▶ **Exercise instructions**
Write out the records that follow with every word intact.

▶ **Listed records**

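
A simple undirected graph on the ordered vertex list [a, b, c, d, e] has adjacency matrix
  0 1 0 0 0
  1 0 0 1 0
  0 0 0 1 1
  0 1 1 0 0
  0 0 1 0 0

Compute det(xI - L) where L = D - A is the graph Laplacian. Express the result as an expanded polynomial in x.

Reading degrees in the order [a, b, c, d, e] gives [1, 2, 2, 2, 1]; set D = diag(1, 2, 2, 2, 1) and form L = D - A. L has integer entries, so p(x) = det(xI - L) has integer coefficients. Expanding the determinant yields x^5 - 8x^4 + 21x^3 - 20x^2 + 5x. The coefficient of x^4 equals -trace(L) = -8, matching the sum of degrees.

x^5 - 8x^4 + 21x^3 - 20x^2 + 5x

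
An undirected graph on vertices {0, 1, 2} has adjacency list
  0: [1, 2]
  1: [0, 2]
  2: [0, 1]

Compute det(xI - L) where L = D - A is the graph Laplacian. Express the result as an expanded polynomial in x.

Reading degrees in the order [0, 1, 2] gives [2, 2, 2]; set D = diag(2, 2, 2) and form L = D - A. The eigenvalues of L are [0, 3, 3]; the characteristic polynomial is the product of (x - lambda_i), which multiplies out to x^3 - 6x^2 + 9x. The coefficient of x^2 equals -trace(L) = -6, matching the sum of degrees. The largest eigenvalue, 3, is at most the vertex count 3. By the matrix-tree theorem the graph has (1/3) * product of the nonzero eigenvalues = 3 spanning trees.

x^3 - 6x^2 + 9x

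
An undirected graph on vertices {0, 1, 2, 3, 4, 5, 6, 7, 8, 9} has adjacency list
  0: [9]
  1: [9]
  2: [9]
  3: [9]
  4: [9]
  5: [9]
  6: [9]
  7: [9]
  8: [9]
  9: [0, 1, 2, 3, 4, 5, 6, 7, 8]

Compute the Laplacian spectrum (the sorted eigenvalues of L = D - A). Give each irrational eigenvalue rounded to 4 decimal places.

[0, 1, 1, 1, 1, 1, 1, 1, 1, 10]

Reading degrees in the order [0, 1, 2, 3, 4, 5, 6, 7, 8, 9] gives [1, 1, 1, 1, 1, 1, 1, 1, 1, 9]; set D = diag(1, 1, 1, 1, 1, 1, 1, 1, 1, 9) and form L = D - A. Diagonalising L (or applying a numerical eigensolver to the 10x10 matrix) gives the spectrum above. The single zero eigenvalue shows the graph is connected.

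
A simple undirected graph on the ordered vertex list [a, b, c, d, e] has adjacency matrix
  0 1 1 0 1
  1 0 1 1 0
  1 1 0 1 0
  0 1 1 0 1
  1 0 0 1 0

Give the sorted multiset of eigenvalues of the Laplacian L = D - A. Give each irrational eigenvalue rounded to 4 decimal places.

[0, 2, 3, 4, 5]

With the vertex order [a, b, c, d, e], the degrees are [3, 3, 3, 3, 2], giving D = diag(3, 3, 3, 3, 2) and L = D - A. The multiplicity of 0 as a Laplacian eigenvalue equals the number of connected components. The single zero eigenvalue shows the graph is connected. By the matrix-tree theorem the graph has (1/5) * product of the nonzero eigenvalues = 24 spanning trees.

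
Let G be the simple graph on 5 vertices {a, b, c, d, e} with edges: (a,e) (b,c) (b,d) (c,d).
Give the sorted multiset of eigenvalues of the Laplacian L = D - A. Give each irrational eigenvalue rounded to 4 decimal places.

[0, 0, 2, 3, 3]

Reading degrees in the order [a, b, c, d, e] gives [1, 2, 2, 2, 1]; set D = diag(1, 2, 2, 2, 1) and form L = D - A. Diagonalising L (or applying a numerical eigensolver to the 5x5 matrix) gives the spectrum above. The 2 zero eigenvalues correspond to the 2 connected components. The largest eigenvalue, 3, is at most the vertex count 5.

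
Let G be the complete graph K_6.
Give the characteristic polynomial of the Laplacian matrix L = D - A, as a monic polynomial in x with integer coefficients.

x^6 - 30x^5 + 360x^4 - 2160x^3 + 6480x^2 - 7776x

The graph has 6 vertices and degree multiset [5, 5, 5, 5, 5, 5]; D is the diagonal matrix of degrees and L = D - A. Computing det(xI - L) by cofactor expansion (or equivalently via sum-over-permutations) gives x^6 - 30x^5 + 360x^4 - 2160x^3 + 6480x^2 - 7776x. The constant term is 0 because L is singular (the all-ones vector lies in its kernel). The largest eigenvalue, 6, is at most the vertex count 6.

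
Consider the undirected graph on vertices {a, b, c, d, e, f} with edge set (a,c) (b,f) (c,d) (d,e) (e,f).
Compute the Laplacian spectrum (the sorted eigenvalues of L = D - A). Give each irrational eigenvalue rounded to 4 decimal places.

[0, 0.2679, 1, 2, 3, 3.7321]

With the vertex order [a, b, c, d, e, f], the degrees are [1, 1, 2, 2, 2, 2], giving D = diag(1, 1, 2, 2, 2, 2) and L = D - A. Since every row of L sums to 0, the all-ones vector is in the kernel and 0 is an eigenvalue. The single zero eigenvalue shows the graph is connected. The largest eigenvalue, 3.7321, is at most the vertex count 6. There is one zero in the spectrum, matching the 1 component.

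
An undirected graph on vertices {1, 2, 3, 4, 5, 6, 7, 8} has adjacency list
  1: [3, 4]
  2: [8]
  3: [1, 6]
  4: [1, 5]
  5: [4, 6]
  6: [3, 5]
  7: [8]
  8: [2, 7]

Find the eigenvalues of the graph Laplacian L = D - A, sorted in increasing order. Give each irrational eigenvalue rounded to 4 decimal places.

Each diagonal entry of L is the vertex degree and each off-diagonal entry is -1 where an edge is present, 0 otherwise; in the order [1, 2, 3, 4, 5, 6, 7, 8] the diagonal is [2, 1, 2, 2, 2, 2, 1, 2]. Diagonalising L (or applying a numerical eigensolver to the 8x8 matrix) gives the spectrum above. The 2 zero eigenvalues correspond to the 2 connected components. There are 2 zeros in the spectrum, matching the 2 components.

[0, 0, 1, 1.3820, 1.3820, 3, 3.6180, 3.6180]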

▶ **Task answer**
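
A simple undirected graph on the ordered vertex list [a, b, c, d, e] has adjacency matrix
  0 1 0 0 0
  1 0 0 1 0
  0 0 0 1 1
  0 1 1 0 0
  0 0 1 0 0

Compute det(xI - L) where L = D - A is the graph Laplacian. Express the result as an expanded polynomial in x.

Reading degrees in the order [a, b, c, d, e] gives [1, 2, 2, 2, 1]; set D = diag(1, 2, 2, 2, 1) and form L = D - A. L has integer entries, so p(x) = det(xI - L) has integer coefficients. Expanding the determinant yields x^5 - 8x^4 + 21x^3 - 20x^2 + 5x. The coefficient of x^4 equals -trace(L) = -8, matching the sum of degrees.

x^5 - 8x^4 + 21x^3 - 20x^2 + 5x

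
An undirected graph on vertices {0, 1, 2} has adjacency list
  0: [1, 2]
  1: [0, 2]
  2: [0, 1]

Compute det(xI - L) where L = D - A is the graph Laplacian. Express the result as an expanded polynomial in x.

Reading degrees in the order [0, 1, 2] gives [2, 2, 2]; set D = diag(2, 2, 2) and form L = D - A. The eigenvalues of L are [0, 3, 3]; the characteristic polynomial is the product of (x - lambda_i), which multiplies out to x^3 - 6x^2 + 9x. The coefficient of x^2 equals -trace(L) = -6, matching the sum of degrees. The largest eigenvalue, 3, is at most the vertex count 3. By the matrix-tree theorem the graph has (1/3) * product of the nonzero eigenvalues = 3 spanning trees.

x^3 - 6x^2 + 9x

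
An undirected graph on vertices {0, 1, 2, 3, 4, 5, 6, 7, 8, 9} has adjacency list
  0: [9]
  1: [9]
  2: [9]
  3: [9]
  4: [9]
  5: [9]
  6: [9]
  7: [9]
  8: [9]
  9: [0, 1, 2, 3, 4, 5, 6, 7, 8]

Compute the Laplacian spectrum (the sorted eigenvalues of L = D - A). Give each irrational eigenvalue rounded to 4 decimal places.

[0, 1, 1, 1, 1, 1, 1, 1, 1, 10]

Reading degrees in the order [0, 1, 2, 3, 4, 5, 6, 7, 8, 9] gives [1, 1, 1, 1, 1, 1, 1, 1, 1, 9]; set D = diag(1, 1, 1, 1, 1, 1, 1, 1, 1, 9) and form L = D - A. Diagonalising L (or applying a numerical eigensolver to the 10x10 matrix) gives the spectrum above. The single zero eigenvalue shows the graph is connected.

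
A simple undirected graph on the ordered vertex list [a, b, c, d, e] has adjacency matrix
  0 1 1 0 1
  1 0 1 1 0
  1 1 0 1 0
  0 1 1 0 1
  1 0 0 1 0

Give the sorted multiset of eigenvalues of the Laplacian L = D - A. Give each irrational eigenvalue rounded to 4 decimal places.

[0, 2, 3, 4, 5]

With the vertex order [a, b, c, d, e], the degrees are [3, 3, 3, 3, 2], giving D = diag(3, 3, 3, 3, 2) and L = D - A. The multiplicity of 0 as a Laplacian eigenvalue equals the number of connected components. The single zero eigenvalue shows the graph is connected. By the matrix-tree theorem the graph has (1/5) * product of the nonzero eigenvalues = 24 spanning trees.

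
Let G be the simple graph on 5 vertices {a, b, c, d, e} with edges: (a,e) (b,c) (b,d) (c,d).
Give the sorted multiset of eigenvalues of the Laplacian L = D - A. Give each irrational eigenvalue rounded to 4 decimal places.

[0, 0, 2, 3, 3]

Reading degrees in the order [a, b, c, d, e] gives [1, 2, 2, 2, 1]; set D = diag(1, 2, 2, 2, 1) and form L = D - A. Diagonalising L (or applying a numerical eigensolver to the 5x5 matrix) gives the spectrum above. The 2 zero eigenvalues correspond to the 2 connected components. The largest eigenvalue, 3, is at most the vertex count 5.

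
Let G be the complete graph K_6.
Give the characteristic polynomial of the Laplacian matrix L = D - A, as a monic polynomial in x with integer coefficients.

x^6 - 30x^5 + 360x^4 - 2160x^3 + 6480x^2 - 7776x

The graph has 6 vertices and degree multiset [5, 5, 5, 5, 5, 5]; D is the diagonal matrix of degrees and L = D - A. Computing det(xI - L) by cofactor expansion (or equivalently via sum-over-permutations) gives x^6 - 30x^5 + 360x^4 - 2160x^3 + 6480x^2 - 7776x. The constant term is 0 because L is singular (the all-ones vector lies in its kernel). The largest eigenvalue, 6, is at most the vertex count 6.

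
Consider the undirected graph on vertices {a, b, c, d, e, f} with edge set (a,c) (b,f) (c,d) (d,e) (e,f).
Compute the Laplacian spectrum (the sorted eigenvalues of L = D - A). Give each irrational eigenvalue rounded to 4 decimal places.

[0, 0.2679, 1, 2, 3, 3.7321]

With the vertex order [a, b, c, d, e, f], the degrees are [1, 1, 2, 2, 2, 2], giving D = diag(1, 1, 2, 2, 2, 2) and L = D - A. Since every row of L sums to 0, the all-ones vector is in the kernel and 0 is an eigenvalue. The single zero eigenvalue shows the graph is connected. The largest eigenvalue, 3.7321, is at most the vertex count 6. There is one zero in the spectrum, matching the 1 component.

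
An undirected graph on vertices {1, 2, 3, 4, 5, 6, 7, 8} has adjacency list
  1: [3, 4]
  2: [8]
  3: [1, 6]
  4: [1, 5]
  5: [4, 6]
  6: [3, 5]
  7: [8]
  8: [2, 7]

Find the eigenvalues of the graph Laplacian L = D - A, sorted in increasing order. Give each irrational eigenvalue rounded to 4 decimal places.

Each diagonal entry of L is the vertex degree and each off-diagonal entry is -1 where an edge is present, 0 otherwise; in the order [1, 2, 3, 4, 5, 6, 7, 8] the diagonal is [2, 1, 2, 2, 2, 2, 1, 2]. Diagonalising L (or applying a numerical eigensolver to the 8x8 matrix) gives the spectrum above. The 2 zero eigenvalues correspond to the 2 connected components. There are 2 zeros in the spectrum, matching the 2 components.

[0, 0, 1, 1.3820, 1.3820, 3, 3.6180, 3.6180]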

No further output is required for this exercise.